-- Data extract follows --

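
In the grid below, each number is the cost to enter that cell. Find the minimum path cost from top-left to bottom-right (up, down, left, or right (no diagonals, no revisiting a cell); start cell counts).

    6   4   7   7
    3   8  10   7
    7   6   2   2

26

Cheapest: (0,0)→(1,0)→(2,0)→(2,1)→(2,2)→(2,3)
  6 + 3 + 7 + 6 + 2 + 2 = 26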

-- Data extract concluded --

## Exercise:
Each line of the data is to be written out again exactly.

## Solution:
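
In the grid below, each number is the cost to enter that cell. Find the minimum path cost from top-left to bottom-right (up, down, left, or right (no diagonals, no revisiting a cell); start cell counts).

    6   4   7   7
    3   8  10   7
    7   6   2   2

26

Cheapest: (0,0)→(1,0)→(2,0)→(2,1)→(2,2)→(2,3)
  6 + 3 + 7 + 6 + 2 + 2 = 26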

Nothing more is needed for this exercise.